• _Stored items from a collection_:

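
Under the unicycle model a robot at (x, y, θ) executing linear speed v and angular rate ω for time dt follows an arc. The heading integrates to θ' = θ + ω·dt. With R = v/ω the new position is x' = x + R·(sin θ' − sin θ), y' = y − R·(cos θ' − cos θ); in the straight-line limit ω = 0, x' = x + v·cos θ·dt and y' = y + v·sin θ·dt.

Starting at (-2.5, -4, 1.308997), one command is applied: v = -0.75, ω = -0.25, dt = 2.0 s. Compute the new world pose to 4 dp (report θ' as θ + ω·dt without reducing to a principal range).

(-3.2270, -5.2942, 0.8090)

θ' = 1.3090 + -0.25·2.0 = 0.8090
R = v/ω = -0.75/-0.25 = 3.0000
x' = -2.5 + 3.0000·(sin 0.8090 − sin 1.3090) = -3.2270
y' = -4 − 3.0000·(cos 0.8090 − cos 1.3090) = -5.2942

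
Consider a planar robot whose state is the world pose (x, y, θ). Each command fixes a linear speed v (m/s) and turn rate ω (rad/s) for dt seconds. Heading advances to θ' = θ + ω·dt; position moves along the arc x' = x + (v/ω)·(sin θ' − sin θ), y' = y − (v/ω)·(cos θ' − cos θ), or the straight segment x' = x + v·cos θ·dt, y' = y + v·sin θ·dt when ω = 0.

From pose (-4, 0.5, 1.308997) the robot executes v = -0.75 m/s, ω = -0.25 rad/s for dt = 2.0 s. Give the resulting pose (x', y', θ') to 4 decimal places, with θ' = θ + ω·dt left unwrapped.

θ' = 1.3090 + -0.25·2.0 = 0.8090
R = v/ω = -0.75/-0.25 = 3.0000
x' = -4 + 3.0000·(sin 0.8090 − sin 1.3090) = -4.7270
y' = 0.5 − 3.0000·(cos 0.8090 − cos 1.3090) = -0.7942

(-4.7270, -0.7942, 0.8090)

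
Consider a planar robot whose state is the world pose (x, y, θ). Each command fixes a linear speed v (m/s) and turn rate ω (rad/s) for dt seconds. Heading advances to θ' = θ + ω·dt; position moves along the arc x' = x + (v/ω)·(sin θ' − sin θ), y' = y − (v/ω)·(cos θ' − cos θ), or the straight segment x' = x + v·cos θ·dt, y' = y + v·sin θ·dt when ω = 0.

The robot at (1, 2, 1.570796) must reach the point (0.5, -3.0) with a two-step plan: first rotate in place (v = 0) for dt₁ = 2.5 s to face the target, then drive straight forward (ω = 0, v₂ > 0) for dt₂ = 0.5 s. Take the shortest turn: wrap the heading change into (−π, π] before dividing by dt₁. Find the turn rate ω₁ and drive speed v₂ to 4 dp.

heading to target = atan2(-3−2, 0.5−1) = -1.6705
Δθ = wrap(-1.6705 − 1.5708) = 3.0419; ω₁ = Δθ/dt₁ = 1.2168
distance = √((0.5−1)² + (-3−2)²) = 5.0249; v₂ = distance/dt₂ = 10.0499

ω₁ = 1.2168, v₂ = 10.0499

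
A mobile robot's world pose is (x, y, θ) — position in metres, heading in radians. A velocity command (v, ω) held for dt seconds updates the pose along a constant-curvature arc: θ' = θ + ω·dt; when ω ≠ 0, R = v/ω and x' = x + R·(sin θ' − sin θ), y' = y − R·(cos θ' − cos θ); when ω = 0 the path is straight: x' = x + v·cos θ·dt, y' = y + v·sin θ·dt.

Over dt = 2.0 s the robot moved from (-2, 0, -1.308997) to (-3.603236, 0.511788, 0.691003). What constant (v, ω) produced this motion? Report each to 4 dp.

v = -1.0000, ω = 1.0000

Δθ = 0.691003 − -1.308997 = 2.000000
ω = Δθ/dt = 2.000000/2.0 = 1.0000
R = Δx/(sin θ' − sin θ) = -1.0000
v = R·ω = -1.0000·1.0000 = -1.0000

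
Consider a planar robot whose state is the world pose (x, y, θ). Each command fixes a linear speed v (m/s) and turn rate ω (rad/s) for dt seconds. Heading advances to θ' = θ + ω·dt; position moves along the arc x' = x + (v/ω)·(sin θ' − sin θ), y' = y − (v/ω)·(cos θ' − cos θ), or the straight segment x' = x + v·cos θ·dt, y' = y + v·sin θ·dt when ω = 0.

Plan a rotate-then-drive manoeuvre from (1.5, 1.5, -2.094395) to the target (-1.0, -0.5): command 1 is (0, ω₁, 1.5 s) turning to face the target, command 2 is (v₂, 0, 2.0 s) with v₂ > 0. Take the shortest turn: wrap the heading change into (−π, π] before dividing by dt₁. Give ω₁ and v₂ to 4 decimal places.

heading to target = atan2(-0.5−1.5, -1−1.5) = -2.4669
Δθ = wrap(-2.4669 − -2.0944) = -0.3725; ω₁ = Δθ/dt₁ = -0.2483
distance = √((-1−1.5)² + (-0.5−1.5)²) = 3.2016; v₂ = distance/dt₂ = 1.6008

ω₁ = -0.2483, v₂ = 1.6008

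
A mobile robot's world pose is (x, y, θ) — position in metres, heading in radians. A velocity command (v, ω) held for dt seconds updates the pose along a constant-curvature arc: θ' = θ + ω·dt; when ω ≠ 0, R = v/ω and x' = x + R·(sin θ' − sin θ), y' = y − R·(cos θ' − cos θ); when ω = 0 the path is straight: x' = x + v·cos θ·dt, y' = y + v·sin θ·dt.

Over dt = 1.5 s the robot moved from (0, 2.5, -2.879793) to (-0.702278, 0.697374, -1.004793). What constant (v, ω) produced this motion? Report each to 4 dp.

v = 1.5000, ω = 1.2500

Δθ = -1.004793 − -2.879793 = 1.875000
ω = Δθ/dt = 1.875000/1.5 = 1.2500
R = −Δy/(cos θ' − cos θ) = 1.2000
v = R·ω = 1.2000·1.2500 = 1.5000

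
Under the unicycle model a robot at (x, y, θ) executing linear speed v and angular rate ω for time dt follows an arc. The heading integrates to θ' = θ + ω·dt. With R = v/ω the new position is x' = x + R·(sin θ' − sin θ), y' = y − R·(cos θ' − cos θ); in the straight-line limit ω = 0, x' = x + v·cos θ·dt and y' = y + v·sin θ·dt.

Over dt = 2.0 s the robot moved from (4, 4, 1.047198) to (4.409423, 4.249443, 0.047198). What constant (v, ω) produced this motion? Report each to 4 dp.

v = 0.2500, ω = -0.5000

Δθ = 0.047198 − 1.047198 = -1.000000
ω = Δθ/dt = -1.000000/2.0 = -0.5000
R = Δx/(sin θ' − sin θ) = -0.5000
v = R·ω = -0.5000·-0.5000 = 0.2500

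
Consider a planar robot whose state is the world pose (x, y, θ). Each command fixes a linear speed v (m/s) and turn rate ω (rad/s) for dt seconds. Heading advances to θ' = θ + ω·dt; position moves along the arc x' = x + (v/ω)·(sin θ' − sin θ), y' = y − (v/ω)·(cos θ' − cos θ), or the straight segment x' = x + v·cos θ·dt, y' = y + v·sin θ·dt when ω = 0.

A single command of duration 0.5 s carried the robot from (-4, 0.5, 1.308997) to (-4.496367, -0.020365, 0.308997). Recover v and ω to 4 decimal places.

v = -1.5000, ω = -2.0000

Δθ = 0.308997 − 1.308997 = -1.000000
ω = Δθ/dt = -1.000000/0.5 = -2.0000
R = −Δy/(cos θ' − cos θ) = 0.7500
v = R·ω = 0.7500·-2.0000 = -1.5000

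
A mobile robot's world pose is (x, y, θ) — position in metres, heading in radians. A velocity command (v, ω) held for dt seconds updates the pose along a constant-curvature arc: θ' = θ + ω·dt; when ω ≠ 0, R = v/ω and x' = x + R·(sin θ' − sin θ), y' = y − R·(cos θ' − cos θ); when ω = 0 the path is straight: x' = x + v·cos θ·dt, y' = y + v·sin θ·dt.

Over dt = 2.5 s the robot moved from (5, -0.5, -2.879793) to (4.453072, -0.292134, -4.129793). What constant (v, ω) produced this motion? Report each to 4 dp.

v = 0.2500, ω = -0.5000

Δθ = -4.129793 − -2.879793 = -1.250000
ω = Δθ/dt = -1.250000/2.5 = -0.5000
R = Δx/(sin θ' − sin θ) = -0.5000
v = R·ω = -0.5000·-0.5000 = 0.2500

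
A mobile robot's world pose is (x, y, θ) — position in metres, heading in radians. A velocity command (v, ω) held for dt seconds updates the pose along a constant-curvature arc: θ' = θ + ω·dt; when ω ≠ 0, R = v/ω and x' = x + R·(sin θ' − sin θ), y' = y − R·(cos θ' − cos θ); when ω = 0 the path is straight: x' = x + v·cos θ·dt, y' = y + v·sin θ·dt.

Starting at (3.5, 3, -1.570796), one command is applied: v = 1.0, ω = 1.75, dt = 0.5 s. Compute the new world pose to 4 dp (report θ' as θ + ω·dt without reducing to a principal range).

(3.7051, 2.5614, -0.6958)

θ' = -1.5708 + 1.75·0.5 = -0.6958
R = v/ω = 1.0/1.75 = 0.5714
x' = 3.5 + 0.5714·(sin -0.6958 − sin -1.5708) = 3.7051
y' = 3 − 0.5714·(cos -0.6958 − cos -1.5708) = 2.5614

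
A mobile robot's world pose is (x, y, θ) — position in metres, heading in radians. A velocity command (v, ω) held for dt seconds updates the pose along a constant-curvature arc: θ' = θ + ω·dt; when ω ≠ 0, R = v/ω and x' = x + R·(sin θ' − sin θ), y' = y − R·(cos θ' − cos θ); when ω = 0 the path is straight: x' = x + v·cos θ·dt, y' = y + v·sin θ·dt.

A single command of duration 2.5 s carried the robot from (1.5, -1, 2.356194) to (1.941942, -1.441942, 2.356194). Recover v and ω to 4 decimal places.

v = -0.2500, ω = 0.0000

Δθ = 2.356194 − 2.356194 = 0.000000
ω = Δθ/dt = 0.000000/2.5 = 0.0000
ω = 0 → v = (Δx·cos θ + Δy·sin θ)/dt = -0.2500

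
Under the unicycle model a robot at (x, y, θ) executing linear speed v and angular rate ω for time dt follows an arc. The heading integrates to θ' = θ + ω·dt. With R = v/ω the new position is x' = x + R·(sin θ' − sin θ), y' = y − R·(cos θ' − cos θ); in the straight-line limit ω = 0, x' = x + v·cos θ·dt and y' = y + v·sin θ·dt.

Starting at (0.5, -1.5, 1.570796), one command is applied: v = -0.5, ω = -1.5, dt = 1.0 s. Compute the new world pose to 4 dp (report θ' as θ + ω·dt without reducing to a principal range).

(0.1902, -1.8325, 0.0708)

θ' = 1.5708 + -1.5·1.0 = 0.0708
R = v/ω = -0.5/-1.5 = 0.3333
x' = 0.5 + 0.3333·(sin 0.0708 − sin 1.5708) = 0.1902
y' = -1.5 − 0.3333·(cos 0.0708 − cos 1.5708) = -1.8325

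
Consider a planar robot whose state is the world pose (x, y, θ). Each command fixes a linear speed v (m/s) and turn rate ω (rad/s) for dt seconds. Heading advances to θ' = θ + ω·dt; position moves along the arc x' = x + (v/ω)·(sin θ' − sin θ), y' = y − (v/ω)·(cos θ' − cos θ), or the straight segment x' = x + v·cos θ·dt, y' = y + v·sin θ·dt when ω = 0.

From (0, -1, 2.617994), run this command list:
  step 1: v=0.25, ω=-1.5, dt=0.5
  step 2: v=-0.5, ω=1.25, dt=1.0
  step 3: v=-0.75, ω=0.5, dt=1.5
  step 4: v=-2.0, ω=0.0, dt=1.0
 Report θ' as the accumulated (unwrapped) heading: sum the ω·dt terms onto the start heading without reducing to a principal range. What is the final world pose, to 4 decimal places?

(2.8238, 0.5194, 3.8680)

step 1: θ'=1.8680 (R=-0.1667) → pose (-0.0760, -0.9045, 1.8680)
step 2: θ'=3.1180 (R=-0.4000) → pose (0.2970, -1.1872, 3.1180)
step 3: θ'=3.8680 (R=-1.5000) → pose (1.3287, -0.8090, 3.8680)
step 4: θ'=3.8680 (straight) → pose (2.8238, 0.5194, 3.8680)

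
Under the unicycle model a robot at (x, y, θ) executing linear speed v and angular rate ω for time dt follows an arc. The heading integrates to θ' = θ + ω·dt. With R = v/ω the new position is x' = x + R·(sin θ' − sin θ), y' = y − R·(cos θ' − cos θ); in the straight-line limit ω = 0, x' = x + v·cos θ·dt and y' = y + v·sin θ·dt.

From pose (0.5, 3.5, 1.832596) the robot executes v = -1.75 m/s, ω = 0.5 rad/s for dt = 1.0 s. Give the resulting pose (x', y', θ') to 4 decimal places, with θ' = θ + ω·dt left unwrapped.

(1.3482, 1.9901, 2.3326)

θ' = 1.8326 + 0.5·1.0 = 2.3326
R = v/ω = -1.75/0.5 = -3.5000
x' = 0.5 + -3.5000·(sin 2.3326 − sin 1.8326) = 1.3482
y' = 3.5 − -3.5000·(cos 2.3326 − cos 1.8326) = 1.9901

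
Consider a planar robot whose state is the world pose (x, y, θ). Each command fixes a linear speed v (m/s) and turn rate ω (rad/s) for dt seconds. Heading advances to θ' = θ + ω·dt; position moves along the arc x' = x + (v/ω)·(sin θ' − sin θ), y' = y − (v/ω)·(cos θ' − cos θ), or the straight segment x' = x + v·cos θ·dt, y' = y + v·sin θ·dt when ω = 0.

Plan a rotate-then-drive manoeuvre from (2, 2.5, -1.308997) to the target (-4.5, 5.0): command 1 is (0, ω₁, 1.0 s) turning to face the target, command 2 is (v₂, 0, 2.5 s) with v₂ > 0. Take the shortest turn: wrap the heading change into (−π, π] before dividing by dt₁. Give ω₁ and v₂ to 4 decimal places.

ω₁ = -2.1998, v₂ = 2.7857

heading to target = atan2(5−2.5, -4.5−2) = 2.7744
Δθ = wrap(2.7744 − -1.3090) = -2.1998; ω₁ = Δθ/dt₁ = -2.1998
distance = √((-4.5−2)² + (5−2.5)²) = 6.9642; v₂ = distance/dt₂ = 2.7857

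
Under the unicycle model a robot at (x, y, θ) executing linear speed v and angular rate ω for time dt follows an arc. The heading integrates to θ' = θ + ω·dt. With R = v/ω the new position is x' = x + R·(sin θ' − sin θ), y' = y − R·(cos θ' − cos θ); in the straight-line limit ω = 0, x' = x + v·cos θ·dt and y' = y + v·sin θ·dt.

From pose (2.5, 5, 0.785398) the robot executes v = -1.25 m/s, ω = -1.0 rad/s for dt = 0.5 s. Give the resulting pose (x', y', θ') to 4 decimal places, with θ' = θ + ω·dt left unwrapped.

θ' = 0.7854 + -1.0·0.5 = 0.2854
R = v/ω = -1.25/-1.0 = 1.2500
x' = 2.5 + 1.2500·(sin 0.2854 − sin 0.7854) = 1.9680
y' = 5 − 1.2500·(cos 0.2854 − cos 0.7854) = 4.6844

(1.9680, 4.6844, 0.2854)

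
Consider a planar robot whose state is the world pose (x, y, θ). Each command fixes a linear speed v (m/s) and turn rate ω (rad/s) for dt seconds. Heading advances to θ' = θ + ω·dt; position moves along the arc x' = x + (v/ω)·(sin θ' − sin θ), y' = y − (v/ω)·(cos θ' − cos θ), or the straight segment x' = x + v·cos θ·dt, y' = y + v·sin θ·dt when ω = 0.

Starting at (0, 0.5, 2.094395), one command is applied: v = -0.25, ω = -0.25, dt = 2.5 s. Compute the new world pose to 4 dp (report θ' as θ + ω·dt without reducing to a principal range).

θ' = 2.0944 + -0.25·2.5 = 1.4694
R = v/ω = -0.25/-0.25 = 1.0000
x' = 0 + 1.0000·(sin 1.4694 − sin 2.0944) = 0.1288
y' = 0.5 − 1.0000·(cos 1.4694 − cos 2.0944) = -0.1012

(0.1288, -0.1012, 1.4694)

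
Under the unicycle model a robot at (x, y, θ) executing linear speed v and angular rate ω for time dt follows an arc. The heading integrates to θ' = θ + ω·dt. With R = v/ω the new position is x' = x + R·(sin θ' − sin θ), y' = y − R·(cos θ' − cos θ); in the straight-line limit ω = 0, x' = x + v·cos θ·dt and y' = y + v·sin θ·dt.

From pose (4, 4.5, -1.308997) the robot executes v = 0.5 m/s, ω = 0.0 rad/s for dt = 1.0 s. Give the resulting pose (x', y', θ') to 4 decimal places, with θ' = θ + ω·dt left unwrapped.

(4.1294, 4.0170, -1.3090)

θ' = -1.3090 + 0.0·1.0 = -1.3090
ω = 0 → straight: x' = 4 + 0.5·cos(-1.3090)·1.0 = 4.1294
y' = 4.5 + 0.5·sin(-1.3090)·1.0 = 4.0170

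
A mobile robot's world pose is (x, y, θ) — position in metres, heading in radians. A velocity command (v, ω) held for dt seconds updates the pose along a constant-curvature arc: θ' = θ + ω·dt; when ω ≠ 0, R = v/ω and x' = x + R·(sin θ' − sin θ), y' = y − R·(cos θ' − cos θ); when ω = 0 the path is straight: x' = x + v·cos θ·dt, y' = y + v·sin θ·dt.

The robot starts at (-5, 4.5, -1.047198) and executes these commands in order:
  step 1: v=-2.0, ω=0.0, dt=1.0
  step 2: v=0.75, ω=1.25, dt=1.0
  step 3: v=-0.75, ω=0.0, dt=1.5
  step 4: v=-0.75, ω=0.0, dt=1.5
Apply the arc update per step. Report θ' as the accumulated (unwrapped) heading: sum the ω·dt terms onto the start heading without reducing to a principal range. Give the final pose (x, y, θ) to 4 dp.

step 1: θ'=-1.0472 (straight) → pose (-6.0000, 6.2321, -1.0472)
step 2: θ'=0.2028 (R=0.6000) → pose (-5.3595, 5.9443, 0.2028)
step 3: θ'=0.2028 (straight) → pose (-6.4615, 5.7178, 0.2028)
step 4: θ'=0.2028 (straight) → pose (-7.5634, 5.4912, 0.2028)

(-7.5634, 5.4912, 0.2028)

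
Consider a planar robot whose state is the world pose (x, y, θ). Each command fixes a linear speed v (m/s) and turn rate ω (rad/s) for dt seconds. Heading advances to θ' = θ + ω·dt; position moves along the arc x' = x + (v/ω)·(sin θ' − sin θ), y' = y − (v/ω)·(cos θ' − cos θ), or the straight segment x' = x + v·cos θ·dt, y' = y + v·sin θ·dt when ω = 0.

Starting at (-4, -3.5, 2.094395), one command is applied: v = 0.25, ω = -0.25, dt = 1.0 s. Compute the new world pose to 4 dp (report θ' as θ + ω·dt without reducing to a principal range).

(-4.0968, -3.2702, 1.8444)

θ' = 2.0944 + -0.25·1.0 = 1.8444
R = v/ω = 0.25/-0.25 = -1.0000
x' = -4 + -1.0000·(sin 1.8444 − sin 2.0944) = -4.0968
y' = -3.5 − -1.0000·(cos 1.8444 − cos 2.0944) = -3.2702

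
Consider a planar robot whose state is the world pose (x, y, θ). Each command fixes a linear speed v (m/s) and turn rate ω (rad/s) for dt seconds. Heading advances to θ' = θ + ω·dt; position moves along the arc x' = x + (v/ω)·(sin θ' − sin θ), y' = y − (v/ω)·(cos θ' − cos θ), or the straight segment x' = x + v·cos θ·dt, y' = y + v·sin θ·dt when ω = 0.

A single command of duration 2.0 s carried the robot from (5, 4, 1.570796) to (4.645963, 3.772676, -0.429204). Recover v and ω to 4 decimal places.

v = -0.2500, ω = -1.0000

Δθ = -0.429204 − 1.570796 = -2.000000
ω = Δθ/dt = -2.000000/2.0 = -1.0000
R = Δx/(sin θ' − sin θ) = 0.2500
v = R·ω = 0.2500·-1.0000 = -0.2500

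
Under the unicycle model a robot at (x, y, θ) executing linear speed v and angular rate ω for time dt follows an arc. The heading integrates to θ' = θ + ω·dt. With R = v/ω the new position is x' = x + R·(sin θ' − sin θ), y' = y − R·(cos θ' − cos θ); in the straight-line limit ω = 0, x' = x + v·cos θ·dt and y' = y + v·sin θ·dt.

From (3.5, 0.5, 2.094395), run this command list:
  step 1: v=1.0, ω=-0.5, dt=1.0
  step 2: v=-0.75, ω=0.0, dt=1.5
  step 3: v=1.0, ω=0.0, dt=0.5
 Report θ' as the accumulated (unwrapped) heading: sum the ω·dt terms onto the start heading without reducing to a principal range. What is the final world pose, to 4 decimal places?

step 1: θ'=1.5944 (R=-2.0000) → pose (3.2326, 1.4528, 1.5944)
step 2: θ'=1.5944 (straight) → pose (3.2592, 0.3281, 1.5944)
step 3: θ'=1.5944 (straight) → pose (3.2474, 0.8280, 1.5944)

(3.2474, 0.8280, 1.5944)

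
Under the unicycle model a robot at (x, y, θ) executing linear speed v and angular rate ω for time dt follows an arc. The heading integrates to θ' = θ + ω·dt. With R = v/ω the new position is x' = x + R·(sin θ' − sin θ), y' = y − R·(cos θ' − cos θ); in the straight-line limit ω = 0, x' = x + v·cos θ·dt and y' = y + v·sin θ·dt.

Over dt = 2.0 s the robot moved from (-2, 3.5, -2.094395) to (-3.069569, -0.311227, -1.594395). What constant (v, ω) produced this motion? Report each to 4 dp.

Δθ = -1.594395 − -2.094395 = 0.500000
ω = Δθ/dt = 0.500000/2.0 = 0.2500
R = −Δy/(cos θ' − cos θ) = 8.0000
v = R·ω = 8.0000·0.2500 = 2.0000

v = 2.0000, ω = 0.2500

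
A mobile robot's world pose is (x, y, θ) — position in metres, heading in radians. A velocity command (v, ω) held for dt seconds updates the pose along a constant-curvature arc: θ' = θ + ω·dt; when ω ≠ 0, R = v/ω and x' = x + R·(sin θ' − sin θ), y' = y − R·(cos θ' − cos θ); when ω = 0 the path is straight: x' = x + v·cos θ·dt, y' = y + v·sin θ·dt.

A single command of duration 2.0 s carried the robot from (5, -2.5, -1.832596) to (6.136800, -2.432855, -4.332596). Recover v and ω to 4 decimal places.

Δθ = -4.332596 − -1.832596 = -2.500000
ω = Δθ/dt = -2.500000/2.0 = -1.2500
R = Δx/(sin θ' − sin θ) = 0.6000
v = R·ω = 0.6000·-1.2500 = -0.7500

v = -0.7500, ω = -1.2500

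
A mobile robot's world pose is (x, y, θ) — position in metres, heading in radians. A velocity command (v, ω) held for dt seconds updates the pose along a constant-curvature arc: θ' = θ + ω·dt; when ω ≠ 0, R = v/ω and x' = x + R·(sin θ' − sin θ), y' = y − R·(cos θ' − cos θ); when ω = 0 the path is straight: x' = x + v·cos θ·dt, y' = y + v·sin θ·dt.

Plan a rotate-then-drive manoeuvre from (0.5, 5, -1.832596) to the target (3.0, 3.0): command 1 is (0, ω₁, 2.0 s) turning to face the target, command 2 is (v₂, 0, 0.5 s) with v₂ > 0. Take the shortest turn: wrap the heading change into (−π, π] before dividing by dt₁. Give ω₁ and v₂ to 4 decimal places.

heading to target = atan2(3−5, 3−0.5) = -0.6747
Δθ = wrap(-0.6747 − -1.8326) = 1.1579; ω₁ = Δθ/dt₁ = 0.5789
distance = √((3−0.5)² + (3−5)²) = 3.2016; v₂ = distance/dt₂ = 6.4031

ω₁ = 0.5789, v₂ = 6.4031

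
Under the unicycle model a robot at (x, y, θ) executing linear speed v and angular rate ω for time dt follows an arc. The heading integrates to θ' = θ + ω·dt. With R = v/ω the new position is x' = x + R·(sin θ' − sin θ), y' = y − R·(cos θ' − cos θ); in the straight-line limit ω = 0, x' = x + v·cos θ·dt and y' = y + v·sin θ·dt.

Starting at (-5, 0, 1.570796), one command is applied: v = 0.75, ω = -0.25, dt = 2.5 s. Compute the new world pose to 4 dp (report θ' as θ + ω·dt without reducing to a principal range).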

• _About this exercise_: Tally the lines in the records above that contain the string "list" and report only the tally.

• _Result of this task_: 2